*** Opening DATA TO EXAMINE ***

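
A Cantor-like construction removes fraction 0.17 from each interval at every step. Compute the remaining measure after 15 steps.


Step 1: At each step, fraction remaining = 1 - 0.17 = 0.83
Step 2: After 15 steps, measure = (0.83)^15
Result = 0.061118


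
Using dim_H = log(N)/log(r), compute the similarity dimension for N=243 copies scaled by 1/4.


For a self-similar set with N copies scaled by 1/r:
dim_H = log(N)/log(r) = log(243)/log(4)
= 5.493061/1.386294
= 3.962406


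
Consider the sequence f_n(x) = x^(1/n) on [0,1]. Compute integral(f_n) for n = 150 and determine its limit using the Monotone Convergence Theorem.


At n = 150: f_150(x) = x^(1/150).
Step 1: integral(x^(1/150), 0, 1) = [x^(1/150+1) / (1/150+1)] from 0 to 1
     = 1 / (1/150 + 1) = 1 / ((150+1)/150) = 150/(150+1)
     = 150/151 = 0.993377
Step 2: As n -> infinity, f_n(x) = x^(1/n) -> 1 for x in (0,1], and f_n is increasing in n.
By MCT, lim_n integral(f_n) = integral(lim_n f_n) = integral(1, 0, 1) = 1.
Step 3: Verify convergence: 150/151 = 0.993377 -> 1


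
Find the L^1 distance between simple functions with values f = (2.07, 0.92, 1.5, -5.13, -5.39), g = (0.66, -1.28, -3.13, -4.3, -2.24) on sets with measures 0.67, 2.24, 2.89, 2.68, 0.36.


Step 1: Compute differences f_i - g_i:
  2.07 - 0.66 = 1.41
  0.92 - -1.28 = 2.2
  1.5 - -3.13 = 4.63
  -5.13 - -4.3 = -0.83
  -5.39 - -2.24 = -3.15
Step 2: Compute |diff|^1 * measure for each set:
  |1.41|^1 * 0.67 = 1.41 * 0.67 = 0.9447
  |2.2|^1 * 2.24 = 2.2 * 2.24 = 4.928
  |4.63|^1 * 2.89 = 4.63 * 2.89 = 13.3807
  |-0.83|^1 * 2.68 = 0.83 * 2.68 = 2.2244
  |-3.15|^1 * 0.36 = 3.15 * 0.36 = 1.134
Step 3: Sum = 22.6118
Step 4: ||f-g||_1 = (22.6118)^(1/1) = 22.6118


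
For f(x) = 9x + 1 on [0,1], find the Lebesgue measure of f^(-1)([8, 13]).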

*** Closing DATA TO EXAMINE ***

> **WHAT IS REQUIRED**
Word for word, restate every record in the listing.

> **TASK OUTPUT**
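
A Cantor-like construction removes fraction 0.17 from each interval at every step. Compute the remaining measure after 15 steps.


Step 1: At each step, fraction remaining = 1 - 0.17 = 0.83
Step 2: After 15 steps, measure = (0.83)^15
Result = 0.061118


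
Using dim_H = log(N)/log(r), compute the similarity dimension for N=243 copies scaled by 1/4.


For a self-similar set with N copies scaled by 1/r:
dim_H = log(N)/log(r) = log(243)/log(4)
= 5.493061/1.386294
= 3.962406


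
Consider the sequence f_n(x) = x^(1/n) on [0,1]. Compute integral(f_n) for n = 150 and determine its limit using the Monotone Convergence Theorem.


At n = 150: f_150(x) = x^(1/150).
Step 1: integral(x^(1/150), 0, 1) = [x^(1/150+1) / (1/150+1)] from 0 to 1
     = 1 / (1/150 + 1) = 1 / ((150+1)/150) = 150/(150+1)
     = 150/151 = 0.993377
Step 2: As n -> infinity, f_n(x) = x^(1/n) -> 1 for x in (0,1], and f_n is increasing in n.
By MCT, lim_n integral(f_n) = integral(lim_n f_n) = integral(1, 0, 1) = 1.
Step 3: Verify convergence: 150/151 = 0.993377 -> 1


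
Find the L^1 distance between simple functions with values f = (2.07, 0.92, 1.5, -5.13, -5.39), g = (0.66, -1.28, -3.13, -4.3, -2.24) on sets with measures 0.67, 2.24, 2.89, 2.68, 0.36.


Step 1: Compute differences f_i - g_i:
  2.07 - 0.66 = 1.41
  0.92 - -1.28 = 2.2
  1.5 - -3.13 = 4.63
  -5.13 - -4.3 = -0.83
  -5.39 - -2.24 = -3.15
Step 2: Compute |diff|^1 * measure for each set:
  |1.41|^1 * 0.67 = 1.41 * 0.67 = 0.9447
  |2.2|^1 * 2.24 = 2.2 * 2.24 = 4.928
  |4.63|^1 * 2.89 = 4.63 * 2.89 = 13.3807
  |-0.83|^1 * 2.68 = 0.83 * 2.68 = 2.2244
  |-3.15|^1 * 0.36 = 3.15 * 0.36 = 1.134
Step 3: Sum = 22.6118
Step 4: ||f-g||_1 = (22.6118)^(1/1) = 22.6118


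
For f(x) = 9x + 1 on [0,1], find the Lebesgue measure of f^(-1)([8, 13]).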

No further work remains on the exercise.